TASK DIRECTIONS:
Starting at the line below holding "6. read(P0, v=2)" and stopping at the line holding "After all operations, what value", print every line exactly, both ends included, and leave the rest out.
•••
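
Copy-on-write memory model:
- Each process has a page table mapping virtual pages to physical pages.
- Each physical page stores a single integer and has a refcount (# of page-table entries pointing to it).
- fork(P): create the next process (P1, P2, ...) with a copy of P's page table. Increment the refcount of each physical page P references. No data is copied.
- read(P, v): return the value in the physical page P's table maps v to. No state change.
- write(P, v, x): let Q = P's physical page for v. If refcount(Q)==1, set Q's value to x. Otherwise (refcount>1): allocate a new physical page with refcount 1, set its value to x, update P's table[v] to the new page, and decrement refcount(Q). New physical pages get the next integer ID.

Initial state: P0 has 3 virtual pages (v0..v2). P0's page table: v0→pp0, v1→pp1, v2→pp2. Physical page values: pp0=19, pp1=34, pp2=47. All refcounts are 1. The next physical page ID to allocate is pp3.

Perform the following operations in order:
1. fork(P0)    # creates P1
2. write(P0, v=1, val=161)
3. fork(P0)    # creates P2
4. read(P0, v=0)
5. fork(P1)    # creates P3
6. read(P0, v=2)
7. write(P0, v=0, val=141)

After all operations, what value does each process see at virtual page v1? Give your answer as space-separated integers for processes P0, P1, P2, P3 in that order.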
•••
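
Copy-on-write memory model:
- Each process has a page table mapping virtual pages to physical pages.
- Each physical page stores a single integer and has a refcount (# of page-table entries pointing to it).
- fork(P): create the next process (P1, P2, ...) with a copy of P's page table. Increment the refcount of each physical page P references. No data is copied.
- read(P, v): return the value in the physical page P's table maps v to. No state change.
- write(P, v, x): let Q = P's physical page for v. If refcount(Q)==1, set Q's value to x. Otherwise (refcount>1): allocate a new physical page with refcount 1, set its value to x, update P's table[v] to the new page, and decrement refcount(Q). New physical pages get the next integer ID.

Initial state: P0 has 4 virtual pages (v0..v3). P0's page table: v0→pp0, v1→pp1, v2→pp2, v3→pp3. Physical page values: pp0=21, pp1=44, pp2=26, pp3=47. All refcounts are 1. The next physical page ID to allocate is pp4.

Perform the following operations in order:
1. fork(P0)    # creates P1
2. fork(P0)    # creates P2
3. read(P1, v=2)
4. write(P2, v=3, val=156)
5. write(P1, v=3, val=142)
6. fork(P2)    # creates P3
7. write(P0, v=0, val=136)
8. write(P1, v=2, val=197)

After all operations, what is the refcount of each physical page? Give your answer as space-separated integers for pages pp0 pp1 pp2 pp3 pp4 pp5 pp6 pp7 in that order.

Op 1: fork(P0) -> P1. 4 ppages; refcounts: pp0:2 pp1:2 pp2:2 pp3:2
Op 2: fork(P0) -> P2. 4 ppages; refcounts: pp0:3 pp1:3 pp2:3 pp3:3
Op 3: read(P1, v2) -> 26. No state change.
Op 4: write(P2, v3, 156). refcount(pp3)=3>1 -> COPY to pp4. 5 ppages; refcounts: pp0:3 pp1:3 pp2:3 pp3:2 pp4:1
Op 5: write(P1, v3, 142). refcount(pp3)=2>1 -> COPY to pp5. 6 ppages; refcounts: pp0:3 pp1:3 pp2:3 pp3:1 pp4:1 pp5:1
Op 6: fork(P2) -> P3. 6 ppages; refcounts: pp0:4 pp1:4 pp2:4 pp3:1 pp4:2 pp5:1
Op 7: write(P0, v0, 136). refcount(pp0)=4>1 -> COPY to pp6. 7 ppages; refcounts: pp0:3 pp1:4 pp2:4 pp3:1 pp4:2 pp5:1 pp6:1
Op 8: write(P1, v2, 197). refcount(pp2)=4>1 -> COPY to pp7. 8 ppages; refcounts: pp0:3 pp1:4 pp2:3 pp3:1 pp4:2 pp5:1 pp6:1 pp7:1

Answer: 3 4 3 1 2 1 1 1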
•••
OUTPUT BELOW:
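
6. read(P0, v=2)
7. write(P0, v=0, val=141)

After all operations, what value does each process see at virtual page v1? Give your answer as space-separated integers for processes P0, P1, P2, P3 in that order.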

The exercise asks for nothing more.